=== Exercise ===
Across the listing below, count the lines with "differential" in them. Write nothing but the number.

=== Task input ===
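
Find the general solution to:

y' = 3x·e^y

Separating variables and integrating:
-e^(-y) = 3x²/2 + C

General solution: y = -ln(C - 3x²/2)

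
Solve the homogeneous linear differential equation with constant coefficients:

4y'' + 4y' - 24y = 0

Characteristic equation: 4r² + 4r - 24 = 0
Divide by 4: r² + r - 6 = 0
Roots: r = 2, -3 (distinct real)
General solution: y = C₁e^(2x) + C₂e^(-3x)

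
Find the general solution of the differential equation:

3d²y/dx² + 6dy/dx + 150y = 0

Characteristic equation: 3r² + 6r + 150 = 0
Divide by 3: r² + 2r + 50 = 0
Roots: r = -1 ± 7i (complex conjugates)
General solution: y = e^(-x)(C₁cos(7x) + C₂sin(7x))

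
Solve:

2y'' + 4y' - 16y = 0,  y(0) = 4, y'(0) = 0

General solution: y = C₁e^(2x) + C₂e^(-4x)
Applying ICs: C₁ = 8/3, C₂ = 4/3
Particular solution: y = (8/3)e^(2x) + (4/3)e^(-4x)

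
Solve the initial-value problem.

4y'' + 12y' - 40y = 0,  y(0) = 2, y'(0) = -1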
==
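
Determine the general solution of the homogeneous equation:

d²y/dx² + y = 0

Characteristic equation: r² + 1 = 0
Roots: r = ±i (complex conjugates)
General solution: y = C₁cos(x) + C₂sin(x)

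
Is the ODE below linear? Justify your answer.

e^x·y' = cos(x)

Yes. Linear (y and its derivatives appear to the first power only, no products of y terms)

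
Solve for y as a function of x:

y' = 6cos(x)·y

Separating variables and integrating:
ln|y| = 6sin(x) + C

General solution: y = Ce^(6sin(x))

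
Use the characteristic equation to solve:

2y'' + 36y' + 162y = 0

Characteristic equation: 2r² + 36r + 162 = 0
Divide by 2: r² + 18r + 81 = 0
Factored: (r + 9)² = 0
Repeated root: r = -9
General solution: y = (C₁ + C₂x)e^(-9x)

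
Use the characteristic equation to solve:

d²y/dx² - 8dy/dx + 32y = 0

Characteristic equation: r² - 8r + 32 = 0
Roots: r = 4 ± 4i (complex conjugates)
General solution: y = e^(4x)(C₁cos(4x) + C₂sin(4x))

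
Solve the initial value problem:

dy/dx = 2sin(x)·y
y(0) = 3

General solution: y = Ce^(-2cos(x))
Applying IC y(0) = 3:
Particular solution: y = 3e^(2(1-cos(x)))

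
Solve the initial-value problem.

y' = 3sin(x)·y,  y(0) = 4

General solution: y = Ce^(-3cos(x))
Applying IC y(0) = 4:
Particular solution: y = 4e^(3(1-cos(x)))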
...
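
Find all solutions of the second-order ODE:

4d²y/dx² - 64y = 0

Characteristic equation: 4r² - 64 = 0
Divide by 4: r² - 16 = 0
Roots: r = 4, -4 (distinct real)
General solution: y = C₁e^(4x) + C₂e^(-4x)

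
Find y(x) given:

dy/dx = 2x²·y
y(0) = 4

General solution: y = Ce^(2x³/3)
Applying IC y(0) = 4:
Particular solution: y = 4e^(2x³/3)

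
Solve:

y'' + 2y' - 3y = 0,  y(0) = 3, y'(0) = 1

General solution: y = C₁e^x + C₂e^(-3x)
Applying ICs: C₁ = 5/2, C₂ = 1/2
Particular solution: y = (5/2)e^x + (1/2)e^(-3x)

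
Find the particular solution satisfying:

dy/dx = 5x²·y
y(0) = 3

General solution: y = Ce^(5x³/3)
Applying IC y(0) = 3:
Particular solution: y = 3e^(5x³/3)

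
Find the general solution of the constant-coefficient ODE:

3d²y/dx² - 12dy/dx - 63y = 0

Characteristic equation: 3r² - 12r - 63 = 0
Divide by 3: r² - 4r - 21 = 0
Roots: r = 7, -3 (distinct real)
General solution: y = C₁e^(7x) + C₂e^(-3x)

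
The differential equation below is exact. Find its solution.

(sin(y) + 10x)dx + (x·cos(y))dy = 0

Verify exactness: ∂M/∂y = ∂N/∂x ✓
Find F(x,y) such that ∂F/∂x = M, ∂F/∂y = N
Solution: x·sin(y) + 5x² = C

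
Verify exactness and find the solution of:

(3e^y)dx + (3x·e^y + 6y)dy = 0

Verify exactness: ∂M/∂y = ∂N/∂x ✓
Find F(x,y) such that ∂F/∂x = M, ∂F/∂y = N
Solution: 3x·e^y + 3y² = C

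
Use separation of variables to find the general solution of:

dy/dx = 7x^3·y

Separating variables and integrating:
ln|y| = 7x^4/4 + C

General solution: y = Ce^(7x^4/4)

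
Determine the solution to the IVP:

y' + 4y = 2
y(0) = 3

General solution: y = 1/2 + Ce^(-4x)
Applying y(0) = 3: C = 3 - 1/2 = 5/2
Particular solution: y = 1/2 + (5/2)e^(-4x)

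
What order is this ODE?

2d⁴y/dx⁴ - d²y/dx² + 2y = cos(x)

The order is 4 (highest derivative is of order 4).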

=== Output of the exercise ===
3